------ Supplied records ------

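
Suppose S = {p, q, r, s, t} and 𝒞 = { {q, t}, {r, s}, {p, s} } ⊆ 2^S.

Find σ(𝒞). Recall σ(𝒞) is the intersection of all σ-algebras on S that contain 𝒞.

Take S₀ = 𝒞 ∪ {∅, S} = { {}, {p, s}, {q, t}, {r, s}, S }.
Pass 1: +5 →
  {p, q, t}  = ᶜ of {r, s}
  {p, r, s}  = ᶜ of {q, t}
  {q, r, t}  = ᶜ of {p, s}
  {p, q, s, t}  = {q, t} ∪ {p, s}
  {q, r, s, t}  = {q, t} ∪ {r, s}
  (now 10)
Pass 2 adds 3:
  {p}  = ᶜ of {q, r, s, t}
  {r}  = ᶜ of {p, q, s, t}
  {p, q, r, t}  = {p, q, t} ∪ {q, r, t}
  (now 13)
Pass 3 (2 new):
  {s}  = ᶜ of {p, q, r, t}
  {p, r}  = {r} ∪ {p}
  (now 15)
Pass 4: 1 new —
  {q, s, t}  = ᶜ of {p, r}
  (now 16)
Pass 5: no new sets; the family is a σ-algebra.

Therefore σ(𝒞) = { {}, {p}, {r}, {s}, {p, r}, {p, s}, {q, t}, {r, s}, {p, q, t}, {p, r, s}, {q, r, t}, {q, s, t}, {p, q, r, t}, {p, q, s, t}, {q, r, s, t}, S } (|σ(𝒞)| = 16).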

------

- _Task details_
Take the entries above and copy them out exactly.

- _Task output_
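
Suppose S = {p, q, r, s, t} and 𝒞 = { {q, t}, {r, s}, {p, s} } ⊆ 2^S.

Find σ(𝒞). Recall σ(𝒞) is the intersection of all σ-algebras on S that contain 𝒞.

Take S₀ = 𝒞 ∪ {∅, S} = { {}, {p, s}, {q, t}, {r, s}, S }.
Pass 1: +5 →
  {p, q, t}  = ᶜ of {r, s}
  {p, r, s}  = ᶜ of {q, t}
  {q, r, t}  = ᶜ of {p, s}
  {p, q, s, t}  = {q, t} ∪ {p, s}
  {q, r, s, t}  = {q, t} ∪ {r, s}
  (now 10)
Pass 2 adds 3:
  {p}  = ᶜ of {q, r, s, t}
  {r}  = ᶜ of {p, q, s, t}
  {p, q, r, t}  = {p, q, t} ∪ {q, r, t}
  (now 13)
Pass 3 (2 new):
  {s}  = ᶜ of {p, q, r, t}
  {p, r}  = {r} ∪ {p}
  (now 15)
Pass 4: 1 new —
  {q, s, t}  = ᶜ of {p, r}
  (now 16)
Pass 5: no new sets; the family is a σ-algebra.

Therefore σ(𝒞) = { {}, {p}, {r}, {s}, {p, r}, {p, s}, {q, t}, {r, s}, {p, q, t}, {p, r, s}, {q, r, t}, {q, s, t}, {p, q, r, t}, {p, q, s, t}, {q, r, s, t}, S } (|σ(𝒞)| = 16).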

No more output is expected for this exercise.